## Instructions to follow
Make an exact reproduction of all the data.

## Exercise data
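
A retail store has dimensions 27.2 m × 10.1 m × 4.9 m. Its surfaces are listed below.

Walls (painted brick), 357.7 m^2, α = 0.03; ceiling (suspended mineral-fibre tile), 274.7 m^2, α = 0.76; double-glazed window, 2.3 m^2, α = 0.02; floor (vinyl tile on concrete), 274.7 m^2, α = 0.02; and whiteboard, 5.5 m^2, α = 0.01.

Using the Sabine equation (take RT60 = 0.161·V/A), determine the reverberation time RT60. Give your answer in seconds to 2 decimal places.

0.96 s

Equivalent absorption area: A = 357.7·0.03 + 274.7·0.76 + 2.3·0.02 + 274.7·0.02 + 5.5·0.01 = 225.098 m^2.
V = 27.2·10.1·4.9 = 1346.128 m³.
T = 0.161 V/A = 0.161·1346.128/225.098 = 0.96 s.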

## Response
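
A retail store has dimensions 27.2 m × 10.1 m × 4.9 m. Its surfaces are listed below.

Walls (painted brick), 357.7 m^2, α = 0.03; ceiling (suspended mineral-fibre tile), 274.7 m^2, α = 0.76; double-glazed window, 2.3 m^2, α = 0.02; floor (vinyl tile on concrete), 274.7 m^2, α = 0.02; and whiteboard, 5.5 m^2, α = 0.01.

Using the Sabine equation (take RT60 = 0.161·V/A), determine the reverberation time RT60. Give your answer in seconds to 2 decimal places.

0.96 s

Equivalent absorption area: A = 357.7·0.03 + 274.7·0.76 + 2.3·0.02 + 274.7·0.02 + 5.5·0.01 = 225.098 m^2.
V = 27.2·10.1·4.9 = 1346.128 m³.
T = 0.161 V/A = 0.161·1346.128/225.098 = 0.96 s.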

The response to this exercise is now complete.